◆ Information shown
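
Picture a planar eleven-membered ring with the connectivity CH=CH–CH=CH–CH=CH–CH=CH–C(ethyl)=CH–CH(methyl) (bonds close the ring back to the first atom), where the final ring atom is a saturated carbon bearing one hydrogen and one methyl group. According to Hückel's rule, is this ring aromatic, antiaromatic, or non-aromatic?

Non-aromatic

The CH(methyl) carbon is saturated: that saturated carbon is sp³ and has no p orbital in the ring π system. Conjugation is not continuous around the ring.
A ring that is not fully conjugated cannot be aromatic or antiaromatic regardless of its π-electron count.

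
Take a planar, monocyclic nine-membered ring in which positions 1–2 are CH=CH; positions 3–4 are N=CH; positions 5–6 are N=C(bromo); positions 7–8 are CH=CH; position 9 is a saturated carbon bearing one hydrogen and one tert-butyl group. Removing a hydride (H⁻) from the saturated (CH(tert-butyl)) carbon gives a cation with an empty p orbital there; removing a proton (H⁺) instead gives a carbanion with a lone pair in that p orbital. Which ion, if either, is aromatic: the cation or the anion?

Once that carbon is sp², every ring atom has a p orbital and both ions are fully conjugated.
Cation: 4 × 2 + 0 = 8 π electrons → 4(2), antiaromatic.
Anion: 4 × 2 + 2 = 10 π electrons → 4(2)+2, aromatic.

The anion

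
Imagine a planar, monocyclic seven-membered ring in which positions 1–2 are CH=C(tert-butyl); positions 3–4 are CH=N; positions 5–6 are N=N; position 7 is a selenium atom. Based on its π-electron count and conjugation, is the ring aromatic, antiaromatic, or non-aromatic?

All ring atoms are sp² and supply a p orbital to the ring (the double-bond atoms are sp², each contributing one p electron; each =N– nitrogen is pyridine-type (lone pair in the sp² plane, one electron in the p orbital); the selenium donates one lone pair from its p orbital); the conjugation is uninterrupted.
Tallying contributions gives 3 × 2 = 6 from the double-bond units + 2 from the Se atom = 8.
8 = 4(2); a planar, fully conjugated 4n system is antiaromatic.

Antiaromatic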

◆ Task instructions
Copy the material above, keeping every line exactly as it stands.

◆ Result below
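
Picture a planar eleven-membered ring with the connectivity CH=CH–CH=CH–CH=CH–CH=CH–C(ethyl)=CH–CH(methyl) (bonds close the ring back to the first atom), where the final ring atom is a saturated carbon bearing one hydrogen and one methyl group. According to Hückel's rule, is this ring aromatic, antiaromatic, or non-aromatic?

Non-aromatic

The CH(methyl) carbon is saturated: that saturated carbon is sp³ and has no p orbital in the ring π system. Conjugation is not continuous around the ring.
A ring that is not fully conjugated cannot be aromatic or antiaromatic regardless of its π-electron count.

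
Take a planar, monocyclic nine-membered ring in which positions 1–2 are CH=CH; positions 3–4 are N=CH; positions 5–6 are N=C(bromo); positions 7–8 are CH=CH; position 9 is a saturated carbon bearing one hydrogen and one tert-butyl group. Removing a hydride (H⁻) from the saturated (CH(tert-butyl)) carbon gives a cation with an empty p orbital there; removing a proton (H⁺) instead gives a carbanion with a lone pair in that p orbital. Which ion, if either, is aromatic: the cation or the anion?

Once that carbon is sp², every ring atom has a p orbital and both ions are fully conjugated.
Cation: 4 × 2 + 0 = 8 π electrons → 4(2), antiaromatic.
Anion: 4 × 2 + 2 = 10 π electrons → 4(2)+2, aromatic.

The anion

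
Imagine a planar, monocyclic seven-membered ring in which positions 1–2 are CH=C(tert-butyl); positions 3–4 are CH=N; positions 5–6 are N=N; position 7 is a selenium atom. Based on its π-electron count and conjugation, is the ring aromatic, antiaromatic, or non-aromatic?

All ring atoms are sp² and supply a p orbital to the ring (the double-bond atoms are sp², each contributing one p electron; each =N– nitrogen is pyridine-type (lone pair in the sp² plane, one electron in the p orbital); the selenium donates one lone pair from its p orbital); the conjugation is uninterrupted.
Tallying contributions gives 3 × 2 = 6 from the double-bond units + 2 from the Se atom = 8.
8 = 4(2); a planar, fully conjugated 4n system is antiaromatic.

Antiaromatic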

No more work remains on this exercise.